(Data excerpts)
<<<<

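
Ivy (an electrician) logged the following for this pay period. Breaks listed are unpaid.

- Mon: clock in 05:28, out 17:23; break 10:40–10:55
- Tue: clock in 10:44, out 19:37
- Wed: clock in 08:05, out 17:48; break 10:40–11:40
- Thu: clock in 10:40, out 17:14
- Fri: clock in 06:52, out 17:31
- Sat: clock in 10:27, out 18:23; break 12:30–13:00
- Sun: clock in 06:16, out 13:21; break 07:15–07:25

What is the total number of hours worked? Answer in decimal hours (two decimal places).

60.83 hours

Mon: 05:28–17:23 = 11 h 55 min; less 15 min break → 11 h 40 min
Tue: 10:44–19:37 = 8 h 53 min
Wed: 08:05–17:48 = 9 h 43 min; less 60 min break → 8 h 43 min
Thu: 10:40–17:14 = 6 h 34 min
Fri: 06:52–17:31 = 10 h 39 min
Sat: 10:27–18:23 = 7 h 56 min; less 30 min break → 7 h 26 min
Sun: 06:16–13:21 = 7 h 5 min; less 10 min break → 6 h 55 min
Total: 11 h 40 min + 8 h 53 min + 8 h 43 min + 6 h 34 min + 10 h 39 min + 7 h 26 min + 6 h 55 min = 60 h 50 min.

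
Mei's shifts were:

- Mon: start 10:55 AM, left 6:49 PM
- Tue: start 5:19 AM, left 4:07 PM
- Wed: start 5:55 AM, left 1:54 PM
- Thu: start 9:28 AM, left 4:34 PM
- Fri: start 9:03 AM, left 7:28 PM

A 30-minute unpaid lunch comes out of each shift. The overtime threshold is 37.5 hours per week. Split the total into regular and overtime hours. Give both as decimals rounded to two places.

Regular 37.50 hours, overtime 4.20 hours

Mon: 10:55 AM–6:49 PM = 7 h 54 min; less 30 min break → 7 h 24 min
Tue: 5:19 AM–4:07 PM = 10 h 48 min; less 30 min break → 10 h 18 min
Wed: 5:55 AM–1:54 PM = 7 h 59 min; less 30 min break → 7 h 29 min
Thu: 9:28 AM–4:34 PM = 7 h 6 min; less 30 min break → 6 h 36 min
Fri: 9:03 AM–7:28 PM = 10 h 25 min; less 30 min break → 9 h 55 min
Total worked: 41 h 42 min = 41.70 h.
Threshold 37.5 h → overtime 4 h 12 min, regular 37 h 30 min.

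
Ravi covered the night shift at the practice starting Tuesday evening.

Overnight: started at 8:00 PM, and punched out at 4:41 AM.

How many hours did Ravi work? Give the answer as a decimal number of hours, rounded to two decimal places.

8.68 hours

Overnight: 8:00 PM → midnight = 4 h 0 min; midnight → 4:41 AM = 4 h 41 min; span 8 h 41 min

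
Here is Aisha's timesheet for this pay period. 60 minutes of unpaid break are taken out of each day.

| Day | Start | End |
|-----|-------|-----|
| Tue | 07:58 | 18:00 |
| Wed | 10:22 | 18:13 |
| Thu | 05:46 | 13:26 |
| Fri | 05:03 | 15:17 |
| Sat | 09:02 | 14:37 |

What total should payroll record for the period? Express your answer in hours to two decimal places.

Tue: 07:58–18:00 = 10 h 2 min; less 60 min break → 9 h 2 min
Wed: 10:22–18:13 = 7 h 51 min; less 60 min break → 6 h 51 min
Thu: 05:46–13:26 = 7 h 40 min; less 60 min break → 6 h 40 min
Fri: 05:03–15:17 = 10 h 14 min; less 60 min break → 9 h 14 min
Sat: 09:02–14:37 = 5 h 35 min; less 60 min break → 4 h 35 min
Total: 9 h 2 min + 6 h 51 min + 6 h 40 min + 9 h 14 min + 4 h 35 min = 36 h 22 min.

36.37 hours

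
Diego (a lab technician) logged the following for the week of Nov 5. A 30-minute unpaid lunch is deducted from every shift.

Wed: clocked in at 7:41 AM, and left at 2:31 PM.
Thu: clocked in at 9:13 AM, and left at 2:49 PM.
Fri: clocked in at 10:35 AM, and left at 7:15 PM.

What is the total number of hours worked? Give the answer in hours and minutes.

Wed: 7:41 AM–2:31 PM = 6 h 50 min; less 30 min break → 6 h 20 min
Thu: 9:13 AM–2:49 PM = 5 h 36 min; less 30 min break → 5 h 6 min
Fri: 10:35 AM–7:15 PM = 8 h 40 min; less 30 min break → 8 h 10 min
Total: 6 h 20 min + 5 h 6 min + 8 h 10 min = 19 h 36 min.

19 h 36 min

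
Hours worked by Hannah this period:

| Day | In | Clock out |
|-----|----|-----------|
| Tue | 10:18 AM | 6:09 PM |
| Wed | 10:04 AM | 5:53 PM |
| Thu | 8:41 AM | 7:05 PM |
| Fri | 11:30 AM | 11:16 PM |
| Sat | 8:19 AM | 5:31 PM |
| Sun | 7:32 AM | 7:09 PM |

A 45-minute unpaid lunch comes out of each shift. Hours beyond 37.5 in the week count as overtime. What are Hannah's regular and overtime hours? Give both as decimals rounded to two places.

Regular 37.50 hours, overtime 16.65 hours

Tue: 10:18 AM–6:09 PM = 7 h 51 min; less 45 min break → 7 h 6 min
Wed: 10:04 AM–5:53 PM = 7 h 49 min; less 45 min break → 7 h 4 min
Thu: 8:41 AM–7:05 PM = 10 h 24 min; less 45 min break → 9 h 39 min
Fri: 11:30 AM–11:16 PM = 11 h 46 min; less 45 min break → 11 h 1 min
Sat: 8:19 AM–5:31 PM = 9 h 12 min; less 45 min break → 8 h 27 min
Sun: 7:32 AM–7:09 PM = 11 h 37 min; less 45 min break → 10 h 52 min
Total worked: 54 h 9 min = 54.15 h.
Threshold 37.5 h → overtime 16 h 39 min, regular 37 h 30 min.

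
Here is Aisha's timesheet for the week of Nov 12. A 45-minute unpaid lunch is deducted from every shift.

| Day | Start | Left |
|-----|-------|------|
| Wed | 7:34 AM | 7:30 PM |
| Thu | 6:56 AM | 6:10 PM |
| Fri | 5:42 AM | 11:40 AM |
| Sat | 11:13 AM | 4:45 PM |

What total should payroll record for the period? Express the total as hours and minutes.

Wed: 7:34 AM–7:30 PM = 11 h 56 min; less 45 min break → 11 h 11 min
Thu: 6:56 AM–6:10 PM = 11 h 14 min; less 45 min break → 10 h 29 min
Fri: 5:42 AM–11:40 AM = 5 h 58 min; less 45 min break → 5 h 13 min
Sat: 11:13 AM–4:45 PM = 5 h 32 min; less 45 min break → 4 h 47 min
Total: 11 h 11 min + 10 h 29 min + 5 h 13 min + 4 h 47 min = 31 h 40 min.

31 h 40 min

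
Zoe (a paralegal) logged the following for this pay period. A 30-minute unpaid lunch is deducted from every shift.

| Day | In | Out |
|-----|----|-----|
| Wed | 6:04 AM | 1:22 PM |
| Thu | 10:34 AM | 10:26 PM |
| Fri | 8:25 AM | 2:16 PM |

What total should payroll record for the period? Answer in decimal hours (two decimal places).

23.52 hours

Wed: 6:04 AM–1:22 PM = 7 h 18 min; less 30 min break → 6 h 48 min
Thu: 10:34 AM–10:26 PM = 11 h 52 min; less 30 min break → 11 h 22 min
Fri: 8:25 AM–2:16 PM = 5 h 51 min; less 30 min break → 5 h 21 min
Total: 6 h 48 min + 11 h 22 min + 5 h 21 min = 23 h 31 min.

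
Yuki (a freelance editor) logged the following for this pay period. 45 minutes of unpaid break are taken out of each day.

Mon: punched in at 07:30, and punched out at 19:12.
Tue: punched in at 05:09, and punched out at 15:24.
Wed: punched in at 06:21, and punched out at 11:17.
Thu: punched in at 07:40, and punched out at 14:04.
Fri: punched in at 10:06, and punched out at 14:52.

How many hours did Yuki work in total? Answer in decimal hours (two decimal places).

34.30 hours

Mon: 07:30–19:12 = 11 h 42 min; less 45 min break → 10 h 57 min
Tue: 05:09–15:24 = 10 h 15 min; less 45 min break → 9 h 30 min
Wed: 06:21–11:17 = 4 h 56 min; less 45 min break → 4 h 11 min
Thu: 07:40–14:04 = 6 h 24 min; less 45 min break → 5 h 39 min
Fri: 10:06–14:52 = 4 h 46 min; less 45 min break → 4 h 1 min
Total: 10 h 57 min + 9 h 30 min + 4 h 11 min + 5 h 39 min + 4 h 1 min = 34 h 18 min.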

>>>>

* **What you should do**: Output only an exact transcription of the lines above from the one with "- Sun: clock" up to and including the one with "Overnight: started at".

* **Task solution**:
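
- Sun: clock in 06:16, out 13:21; break 07:15–07:25

What is the total number of hours worked? Answer in decimal hours (two decimal places).

60.83 hours

Mon: 05:28–17:23 = 11 h 55 min; less 15 min break → 11 h 40 min
Tue: 10:44–19:37 = 8 h 53 min
Wed: 08:05–17:48 = 9 h 43 min; less 60 min break → 8 h 43 min
Thu: 10:40–17:14 = 6 h 34 min
Fri: 06:52–17:31 = 10 h 39 min
Sat: 10:27–18:23 = 7 h 56 min; less 30 min break → 7 h 26 min
Sun: 06:16–13:21 = 7 h 5 min; less 10 min break → 6 h 55 min
Total: 11 h 40 min + 8 h 53 min + 8 h 43 min + 6 h 34 min + 10 h 39 min + 7 h 26 min + 6 h 55 min = 60 h 50 min.

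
Mei's shifts were:

- Mon: start 10:55 AM, left 6:49 PM
- Tue: start 5:19 AM, left 4:07 PM
- Wed: start 5:55 AM, left 1:54 PM
- Thu: start 9:28 AM, left 4:34 PM
- Fri: start 9:03 AM, left 7:28 PM

A 30-minute unpaid lunch comes out of each shift. The overtime threshold is 37.5 hours per week. Split the total into regular and overtime hours. Give both as decimals rounded to two places.

Regular 37.50 hours, overtime 4.20 hours

Mon: 10:55 AM–6:49 PM = 7 h 54 min; less 30 min break → 7 h 24 min
Tue: 5:19 AM–4:07 PM = 10 h 48 min; less 30 min break → 10 h 18 min
Wed: 5:55 AM–1:54 PM = 7 h 59 min; less 30 min break → 7 h 29 min
Thu: 9:28 AM–4:34 PM = 7 h 6 min; less 30 min break → 6 h 36 min
Fri: 9:03 AM–7:28 PM = 10 h 25 min; less 30 min break → 9 h 55 min
Total worked: 41 h 42 min = 41.70 h.
Threshold 37.5 h → overtime 4 h 12 min, regular 37 h 30 min.

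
Ravi covered the night shift at the practice starting Tuesday evening.

Overnight: started at 8:00 PM, and punched out at 4:41 AM.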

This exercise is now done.